• _What is being asked_: Below are the records; copy each line in them that holds the word "sequence".

** Exercise material follows **

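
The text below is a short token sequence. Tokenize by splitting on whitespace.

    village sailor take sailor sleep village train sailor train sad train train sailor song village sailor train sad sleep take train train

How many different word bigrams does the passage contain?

22 tokens → 21 bigram windows in total.
Repeated bigrams (each contributes count−1 duplicates):
  sailor train: 2
  train sad: 2
  train sailor: 2
  train train: 2
  village sailor: 2
5 duplicate windows → 21 − 5 = 16 distinct.

16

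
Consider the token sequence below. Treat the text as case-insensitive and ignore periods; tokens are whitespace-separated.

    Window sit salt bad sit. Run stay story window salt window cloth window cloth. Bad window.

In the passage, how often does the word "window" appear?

Scanning the 16 tokens for "window":
  position 1: window
  position 9: window
  position 11: window
  position 13: window
  position 16: window

5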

** End of Exercise material **

• _Exercise answer_:
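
The text below is a short token sequence. Tokenize by splitting on whitespace.
Consider the token sequence below. Treat the text as case-insensitive and ignore periods; tokens are whitespace-separated.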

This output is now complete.